* Your instructions: The line containing "This morning the lawn is wet." marks the start; repeat it and every following line exactly through the end of the entries.

* The data:
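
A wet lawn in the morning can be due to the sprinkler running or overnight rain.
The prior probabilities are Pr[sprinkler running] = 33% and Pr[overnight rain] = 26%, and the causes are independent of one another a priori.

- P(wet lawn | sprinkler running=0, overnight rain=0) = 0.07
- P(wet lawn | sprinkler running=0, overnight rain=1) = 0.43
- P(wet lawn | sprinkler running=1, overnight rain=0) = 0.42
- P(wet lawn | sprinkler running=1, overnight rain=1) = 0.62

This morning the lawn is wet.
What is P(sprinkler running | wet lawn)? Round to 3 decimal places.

P(wet lawn) = 0.07·0.67·0.74 + 0.43·0.67·0.26 + 0.42·0.33·0.74 + 0.62·0.33·0.26 = 0.034706 + 0.074906 + 0.102564 + 0.053196 = 0.265372
Restricting to configurations with sprinkler running present: 0.102564 + 0.053196 = 0.155760.
So P(sprinkler running | wet lawn) = 0.155760/0.265372 ≈ 0.587.

P(sprinkler running | wet lawn) ≈ 0.587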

* Exercise response:
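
This morning the lawn is wet.
What is P(sprinkler running | wet lawn)? Round to 3 decimal places.

P(wet lawn) = 0.07·0.67·0.74 + 0.43·0.67·0.26 + 0.42·0.33·0.74 + 0.62·0.33·0.26 = 0.034706 + 0.074906 + 0.102564 + 0.053196 = 0.265372
Restricting to configurations with sprinkler running present: 0.102564 + 0.053196 = 0.155760.
So P(sprinkler running | wet lawn) = 0.155760/0.265372 ≈ 0.587.

P(sprinkler running | wet lawn) ≈ 0.587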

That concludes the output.